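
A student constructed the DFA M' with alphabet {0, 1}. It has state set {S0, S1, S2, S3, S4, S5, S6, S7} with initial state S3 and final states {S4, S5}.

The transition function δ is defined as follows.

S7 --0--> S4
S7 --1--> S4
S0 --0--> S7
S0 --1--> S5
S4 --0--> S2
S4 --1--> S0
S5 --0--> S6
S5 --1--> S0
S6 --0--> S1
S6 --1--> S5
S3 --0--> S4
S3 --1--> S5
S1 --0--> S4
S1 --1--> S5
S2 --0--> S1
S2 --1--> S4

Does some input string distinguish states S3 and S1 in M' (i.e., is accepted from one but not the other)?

P0 = {S4,S5} | {S0,S1,S2,S3,S6,S7}.
Split {S0,S1,S2,S3,S6,S7} by δ(·,0) → {S0,S2,S6} and {S1,S3,S7}.
Stable partition: {S4,S5} | {S0,S2,S6} | {S1,S3,S7} — 3 equivalence classes.
S3 and S1 lie in the same block of the stable partition, so they are equivalent — no string distinguishes them.

No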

----------------

Take the line that contains "S6 --1--> S5" and every line after it in the material above. Set those lines down exactly and nothing more.

Response area ::
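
S6 --1--> S5
S3 --0--> S4
S3 --1--> S5
S1 --0--> S4
S1 --1--> S5
S2 --0--> S1
S2 --1--> S4

Does some input string distinguish states S3 and S1 in M' (i.e., is accepted from one but not the other)?

P0 = {S4,S5} | {S0,S1,S2,S3,S6,S7}.
Split {S0,S1,S2,S3,S6,S7} by δ(·,0) → {S0,S2,S6} and {S1,S3,S7}.
Stable partition: {S4,S5} | {S0,S2,S6} | {S1,S3,S7} — 3 equivalence classes.
S3 and S1 lie in the same block of the stable partition, so they are equivalent — no string distinguishes them.

No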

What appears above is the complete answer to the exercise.